━━ Data

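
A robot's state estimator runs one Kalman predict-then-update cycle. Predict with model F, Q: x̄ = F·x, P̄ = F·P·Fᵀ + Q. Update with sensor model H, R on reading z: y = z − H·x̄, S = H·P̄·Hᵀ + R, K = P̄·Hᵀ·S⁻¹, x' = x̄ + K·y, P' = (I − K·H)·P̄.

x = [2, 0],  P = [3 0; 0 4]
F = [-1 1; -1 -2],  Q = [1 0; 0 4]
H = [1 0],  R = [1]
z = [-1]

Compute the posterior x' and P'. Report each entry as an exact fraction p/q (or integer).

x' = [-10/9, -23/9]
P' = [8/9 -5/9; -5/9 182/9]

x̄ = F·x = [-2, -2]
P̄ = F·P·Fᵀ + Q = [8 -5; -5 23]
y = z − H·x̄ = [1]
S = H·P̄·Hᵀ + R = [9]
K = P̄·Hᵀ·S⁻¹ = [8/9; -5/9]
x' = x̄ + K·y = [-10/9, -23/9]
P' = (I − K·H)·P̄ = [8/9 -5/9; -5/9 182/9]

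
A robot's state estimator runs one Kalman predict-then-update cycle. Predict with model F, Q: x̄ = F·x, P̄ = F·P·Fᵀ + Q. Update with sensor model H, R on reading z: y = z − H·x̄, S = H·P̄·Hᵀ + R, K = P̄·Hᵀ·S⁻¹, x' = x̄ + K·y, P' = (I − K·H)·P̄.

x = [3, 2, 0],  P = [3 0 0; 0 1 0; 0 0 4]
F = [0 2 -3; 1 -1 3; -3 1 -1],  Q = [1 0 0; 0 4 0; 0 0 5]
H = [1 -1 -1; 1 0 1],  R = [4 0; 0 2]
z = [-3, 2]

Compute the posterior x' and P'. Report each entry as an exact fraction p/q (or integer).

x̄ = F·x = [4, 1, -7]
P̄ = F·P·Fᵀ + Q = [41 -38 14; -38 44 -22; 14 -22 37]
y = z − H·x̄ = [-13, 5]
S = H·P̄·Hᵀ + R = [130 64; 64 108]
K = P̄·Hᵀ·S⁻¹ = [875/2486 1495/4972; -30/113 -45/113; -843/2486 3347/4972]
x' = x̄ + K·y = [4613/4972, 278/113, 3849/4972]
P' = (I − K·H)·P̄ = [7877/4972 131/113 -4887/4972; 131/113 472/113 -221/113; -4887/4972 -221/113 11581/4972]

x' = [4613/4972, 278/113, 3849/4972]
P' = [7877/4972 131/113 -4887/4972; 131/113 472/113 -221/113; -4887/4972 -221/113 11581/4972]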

━━━━

■ What the task asks ■
Type out the records above again, exactly the same.

■ Reply to the task ■
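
A robot's state estimator runs one Kalman predict-then-update cycle. Predict with model F, Q: x̄ = F·x, P̄ = F·P·Fᵀ + Q. Update with sensor model H, R on reading z: y = z − H·x̄, S = H·P̄·Hᵀ + R, K = P̄·Hᵀ·S⁻¹, x' = x̄ + K·y, P' = (I − K·H)·P̄.

x = [2, 0],  P = [3 0; 0 4]
F = [-1 1; -1 -2],  Q = [1 0; 0 4]
H = [1 0],  R = [1]
z = [-1]

Compute the posterior x' and P'. Report each entry as an exact fraction p/q (or integer).

x' = [-10/9, -23/9]
P' = [8/9 -5/9; -5/9 182/9]

x̄ = F·x = [-2, -2]
P̄ = F·P·Fᵀ + Q = [8 -5; -5 23]
y = z − H·x̄ = [1]
S = H·P̄·Hᵀ + R = [9]
K = P̄·Hᵀ·S⁻¹ = [8/9; -5/9]
x' = x̄ + K·y = [-10/9, -23/9]
P' = (I − K·H)·P̄ = [8/9 -5/9; -5/9 182/9]

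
A robot's state estimator runs one Kalman predict-then-update cycle. Predict with model F, Q: x̄ = F·x, P̄ = F·P·Fᵀ + Q. Update with sensor model H, R on reading z: y = z − H·x̄, S = H·P̄·Hᵀ + R, K = P̄·Hᵀ·S⁻¹, x' = x̄ + K·y, P' = (I − K·H)·P̄.

x = [3, 2, 0],  P = [3 0 0; 0 1 0; 0 0 4]
F = [0 2 -3; 1 -1 3; -3 1 -1],  Q = [1 0 0; 0 4 0; 0 0 5]
H = [1 -1 -1; 1 0 1],  R = [4 0; 0 2]
z = [-3, 2]

Compute the posterior x' and P'. Report each entry as an exact fraction p/q (or integer).

x̄ = F·x = [4, 1, -7]
P̄ = F·P·Fᵀ + Q = [41 -38 14; -38 44 -22; 14 -22 37]
y = z − H·x̄ = [-13, 5]
S = H·P̄·Hᵀ + R = [130 64; 64 108]
K = P̄·Hᵀ·S⁻¹ = [875/2486 1495/4972; -30/113 -45/113; -843/2486 3347/4972]
x' = x̄ + K·y = [4613/4972, 278/113, 3849/4972]
P' = (I − K·H)·P̄ = [7877/4972 131/113 -4887/4972; 131/113 472/113 -221/113; -4887/4972 -221/113 11581/4972]

x' = [4613/4972, 278/113, 3849/4972]
P' = [7877/4972 131/113 -4887/4972; 131/113 472/113 -221/113; -4887/4972 -221/113 11581/4972]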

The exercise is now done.